### About this exercise:
Go line by line through the data below and work out how many lines contain "What"; the answer is that number alone.

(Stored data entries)
━━━━

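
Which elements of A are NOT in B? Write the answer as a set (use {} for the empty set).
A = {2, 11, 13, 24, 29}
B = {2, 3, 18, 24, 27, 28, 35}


Set A = {2, 11, 13, 24, 29}
Set B = {2, 3, 18, 24, 27, 28, 35}
Check each element of A against B:
2 ∈ B, 11 ∉ B (include), 13 ∉ B (include), 24 ∈ B, 29 ∉ B (include)
Elements of A not in B: {11, 13, 29}

{11, 13, 29}


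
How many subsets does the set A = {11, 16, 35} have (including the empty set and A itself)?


Set A = {11, 16, 35}
|A| = 3
The power set P(A) contains all subsets of A.
|P(A)| = 2^|A| = 2^3 = 8

8


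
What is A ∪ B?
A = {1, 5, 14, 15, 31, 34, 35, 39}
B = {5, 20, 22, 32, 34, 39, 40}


Set A = {1, 5, 14, 15, 31, 34, 35, 39}
Set B = {5, 20, 22, 32, 34, 39, 40}
A ∪ B includes all elements in either set.
Elements from A: {1, 5, 14, 15, 31, 34, 35, 39}
Elements from B not already included: {20, 22, 32, 40}
A ∪ B = {1, 5, 14, 15, 20, 22, 31, 32, 34, 35, 39, 40}

{1, 5, 14, 15, 20, 22, 31, 32, 34, 35, 39, 40}


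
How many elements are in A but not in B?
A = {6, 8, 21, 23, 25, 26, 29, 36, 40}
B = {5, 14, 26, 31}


Set A = {6, 8, 21, 23, 25, 26, 29, 36, 40}
Set B = {5, 14, 26, 31}
A \ B = {6, 8, 21, 23, 25, 29, 36, 40}
|A \ B| = 8

8


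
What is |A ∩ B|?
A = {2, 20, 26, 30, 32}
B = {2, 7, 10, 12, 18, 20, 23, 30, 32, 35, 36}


Set A = {2, 20, 26, 30, 32}
Set B = {2, 7, 10, 12, 18, 20, 23, 30, 32, 35, 36}
A ∩ B = {2, 20, 30, 32}
|A ∩ B| = 4

4


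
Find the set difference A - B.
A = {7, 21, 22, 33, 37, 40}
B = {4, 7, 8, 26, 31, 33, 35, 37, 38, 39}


Set A = {7, 21, 22, 33, 37, 40}
Set B = {4, 7, 8, 26, 31, 33, 35, 37, 38, 39}
A \ B includes elements in A that are not in B.
Check each element of A:
7 (in B, remove), 21 (not in B, keep), 22 (not in B, keep), 33 (in B, remove), 37 (in B, remove), 40 (not in B, keep)
A \ B = {21, 22, 40}

{21, 22, 40}


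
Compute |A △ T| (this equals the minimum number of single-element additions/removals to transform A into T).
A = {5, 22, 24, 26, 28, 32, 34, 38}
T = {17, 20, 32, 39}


Set A = {5, 22, 24, 26, 28, 32, 34, 38}
Set T = {17, 20, 32, 39}
Elements to remove from A (in A, not in T): {5, 22, 24, 26, 28, 34, 38} → 7 removals
Elements to add to A (in T, not in A): {17, 20, 39} → 3 additions
Total edits = 7 + 3 = 10

10


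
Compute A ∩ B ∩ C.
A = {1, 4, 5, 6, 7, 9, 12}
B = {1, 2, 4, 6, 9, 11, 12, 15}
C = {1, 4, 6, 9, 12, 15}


Set A = {1, 4, 5, 6, 7, 9, 12}
Set B = {1, 2, 4, 6, 9, 11, 12, 15}
Set C = {1, 4, 6, 9, 12, 15}
First, A ∩ B = {1, 4, 6, 9, 12}
Then, (A ∩ B) ∩ C = {1, 4, 6, 9, 12}

{1, 4, 6, 9, 12}


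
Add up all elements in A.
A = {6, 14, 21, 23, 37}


Set A = {6, 14, 21, 23, 37}
Sum = 6 + 14 + 21 + 23 + 37 = 101

101


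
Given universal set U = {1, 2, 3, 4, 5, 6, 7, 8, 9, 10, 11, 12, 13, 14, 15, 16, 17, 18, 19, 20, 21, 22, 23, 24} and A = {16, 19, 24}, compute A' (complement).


Universal set U = {1, 2, 3, 4, 5, 6, 7, 8, 9, 10, 11, 12, 13, 14, 15, 16, 17, 18, 19, 20, 21, 22, 23, 24}
Set A = {16, 19, 24}
A' = U \ A = elements in U but not in A
Checking each element of U:
1 (not in A, include), 2 (not in A, include), 3 (not in A, include), 4 (not in A, include), 5 (not in A, include), 6 (not in A, include), 7 (not in A, include), 8 (not in A, include), 9 (not in A, include), 10 (not in A, include), 11 (not in A, include), 12 (not in A, include), 13 (not in A, include), 14 (not in A, include), 15 (not in A, include), 16 (in A, exclude), 17 (not in A, include), 18 (not in A, include), 19 (in A, exclude), 20 (not in A, include), 21 (not in A, include), 22 (not in A, include), 23 (not in A, include), 24 (in A, exclude)
A' = {1, 2, 3, 4, 5, 6, 7, 8, 9, 10, 11, 12, 13, 14, 15, 17, 18, 20, 21, 22, 23}

{1, 2, 3, 4, 5, 6, 7, 8, 9, 10, 11, 12, 13, 14, 15, 17, 18, 20, 21, 22, 23}


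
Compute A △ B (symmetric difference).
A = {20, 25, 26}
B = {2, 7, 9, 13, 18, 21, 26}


Set A = {20, 25, 26}
Set B = {2, 7, 9, 13, 18, 21, 26}
A △ B = (A \ B) ∪ (B \ A)
Elements in A but not B: {20, 25}
Elements in B but not A: {2, 7, 9, 13, 18, 21}
A △ B = {2, 7, 9, 13, 18, 20, 21, 25}

{2, 7, 9, 13, 18, 20, 21, 25}


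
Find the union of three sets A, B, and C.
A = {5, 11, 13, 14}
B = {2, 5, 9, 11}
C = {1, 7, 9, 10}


Set A = {5, 11, 13, 14}
Set B = {2, 5, 9, 11}
Set C = {1, 7, 9, 10}
First, A ∪ B = {2, 5, 9, 11, 13, 14}
Then, (A ∪ B) ∪ C = {1, 2, 5, 7, 9, 10, 11, 13, 14}

{1, 2, 5, 7, 9, 10, 11, 13, 14}


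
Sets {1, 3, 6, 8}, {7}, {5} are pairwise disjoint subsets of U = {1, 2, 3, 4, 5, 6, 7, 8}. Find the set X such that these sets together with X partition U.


U = {1, 2, 3, 4, 5, 6, 7, 8}
Shown blocks: {1, 3, 6, 8}, {7}, {5}
A partition's blocks are pairwise disjoint and cover U, so the missing block = U \ (union of shown blocks).
Union of shown blocks: {1, 3, 5, 6, 7, 8}
Missing block = U \ (union) = {2, 4}

{2, 4}


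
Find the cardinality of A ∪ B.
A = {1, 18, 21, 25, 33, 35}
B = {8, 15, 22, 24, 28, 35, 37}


Set A = {1, 18, 21, 25, 33, 35}, |A| = 6
Set B = {8, 15, 22, 24, 28, 35, 37}, |B| = 7
A ∩ B = {35}, |A ∩ B| = 1
|A ∪ B| = |A| + |B| - |A ∩ B| = 6 + 7 - 1 = 12

12


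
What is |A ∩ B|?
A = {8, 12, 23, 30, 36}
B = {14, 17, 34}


Set A = {8, 12, 23, 30, 36}
Set B = {14, 17, 34}
A ∩ B = {}
|A ∩ B| = 0

0


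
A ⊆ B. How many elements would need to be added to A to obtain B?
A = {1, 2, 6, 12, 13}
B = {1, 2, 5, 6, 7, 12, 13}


Set A = {1, 2, 6, 12, 13}, |A| = 5
Set B = {1, 2, 5, 6, 7, 12, 13}, |B| = 7
Since A ⊆ B: B \ A = {5, 7}
|B| - |A| = 7 - 5 = 2

2


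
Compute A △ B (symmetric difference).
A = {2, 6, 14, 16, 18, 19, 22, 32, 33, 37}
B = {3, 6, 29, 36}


Set A = {2, 6, 14, 16, 18, 19, 22, 32, 33, 37}
Set B = {3, 6, 29, 36}
A △ B = (A \ B) ∪ (B \ A)
Elements in A but not B: {2, 14, 16, 18, 19, 22, 32, 33, 37}
Elements in B but not A: {3, 29, 36}
A △ B = {2, 3, 14, 16, 18, 19, 22, 29, 32, 33, 36, 37}

{2, 3, 14, 16, 18, 19, 22, 29, 32, 33, 36, 37}


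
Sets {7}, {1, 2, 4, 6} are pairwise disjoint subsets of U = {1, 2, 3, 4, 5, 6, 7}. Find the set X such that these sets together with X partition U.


U = {1, 2, 3, 4, 5, 6, 7}
Shown blocks: {7}, {1, 2, 4, 6}
A partition's blocks are pairwise disjoint and cover U, so the missing block = U \ (union of shown blocks).
Union of shown blocks: {1, 2, 4, 6, 7}
Missing block = U \ (union) = {3, 5}

{3, 5}


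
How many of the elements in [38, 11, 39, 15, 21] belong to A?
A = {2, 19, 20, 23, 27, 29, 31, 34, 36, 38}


Set A = {2, 19, 20, 23, 27, 29, 31, 34, 36, 38}
Candidates: [38, 11, 39, 15, 21]
Check each candidate:
38 ∈ A, 11 ∉ A, 39 ∉ A, 15 ∉ A, 21 ∉ A
Count of candidates in A: 1

1


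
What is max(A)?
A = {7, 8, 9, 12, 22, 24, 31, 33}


Set A = {7, 8, 9, 12, 22, 24, 31, 33}
Elements in ascending order: 7, 8, 9, 12, 22, 24, 31, 33
The largest element is 33.

33


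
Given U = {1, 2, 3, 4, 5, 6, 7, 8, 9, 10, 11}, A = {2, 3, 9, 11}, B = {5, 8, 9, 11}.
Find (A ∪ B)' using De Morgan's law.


U = {1, 2, 3, 4, 5, 6, 7, 8, 9, 10, 11}
A = {2, 3, 9, 11}, B = {5, 8, 9, 11}
A ∪ B = {2, 3, 5, 8, 9, 11}
(A ∪ B)' = U \ (A ∪ B) = {1, 4, 6, 7, 10}
Verification via A' ∩ B': A' = {1, 4, 5, 6, 7, 8, 10}, B' = {1, 2, 3, 4, 6, 7, 10}
A' ∩ B' = {1, 4, 6, 7, 10} ✓

{1, 4, 6, 7, 10}


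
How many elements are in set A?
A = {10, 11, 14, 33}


Set A = {10, 11, 14, 33}
Listing elements: 10, 11, 14, 33
Counting: 4 elements
|A| = 4

4


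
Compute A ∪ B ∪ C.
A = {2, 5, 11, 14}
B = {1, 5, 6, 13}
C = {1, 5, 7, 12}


Set A = {2, 5, 11, 14}
Set B = {1, 5, 6, 13}
Set C = {1, 5, 7, 12}
First, A ∪ B = {1, 2, 5, 6, 11, 13, 14}
Then, (A ∪ B) ∪ C = {1, 2, 5, 6, 7, 11, 12, 13, 14}

{1, 2, 5, 6, 7, 11, 12, 13, 14}


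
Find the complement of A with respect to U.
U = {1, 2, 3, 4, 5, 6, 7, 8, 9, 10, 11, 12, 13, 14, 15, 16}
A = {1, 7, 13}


Universal set U = {1, 2, 3, 4, 5, 6, 7, 8, 9, 10, 11, 12, 13, 14, 15, 16}
Set A = {1, 7, 13}
A' = U \ A = elements in U but not in A
Checking each element of U:
1 (in A, exclude), 2 (not in A, include), 3 (not in A, include), 4 (not in A, include), 5 (not in A, include), 6 (not in A, include), 7 (in A, exclude), 8 (not in A, include), 9 (not in A, include), 10 (not in A, include), 11 (not in A, include), 12 (not in A, include), 13 (in A, exclude), 14 (not in A, include), 15 (not in A, include), 16 (not in A, include)
A' = {2, 3, 4, 5, 6, 8, 9, 10, 11, 12, 14, 15, 16}

{2, 3, 4, 5, 6, 8, 9, 10, 11, 12, 14, 15, 16}


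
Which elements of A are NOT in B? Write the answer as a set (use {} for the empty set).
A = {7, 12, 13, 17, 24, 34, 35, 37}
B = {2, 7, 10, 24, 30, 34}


Set A = {7, 12, 13, 17, 24, 34, 35, 37}
Set B = {2, 7, 10, 24, 30, 34}
Check each element of A against B:
7 ∈ B, 12 ∉ B (include), 13 ∉ B (include), 17 ∉ B (include), 24 ∈ B, 34 ∈ B, 35 ∉ B (include), 37 ∉ B (include)
Elements of A not in B: {12, 13, 17, 35, 37}

{12, 13, 17, 35, 37}


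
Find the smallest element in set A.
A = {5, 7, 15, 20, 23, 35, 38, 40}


Set A = {5, 7, 15, 20, 23, 35, 38, 40}
Elements in ascending order: 5, 7, 15, 20, 23, 35, 38, 40
The smallest element is 5.

5


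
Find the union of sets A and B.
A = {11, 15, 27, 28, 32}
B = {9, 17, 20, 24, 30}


Set A = {11, 15, 27, 28, 32}
Set B = {9, 17, 20, 24, 30}
A ∪ B includes all elements in either set.
Elements from A: {11, 15, 27, 28, 32}
Elements from B not already included: {9, 17, 20, 24, 30}
A ∪ B = {9, 11, 15, 17, 20, 24, 27, 28, 30, 32}

{9, 11, 15, 17, 20, 24, 27, 28, 30, 32}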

━━━━

### Answer box:
4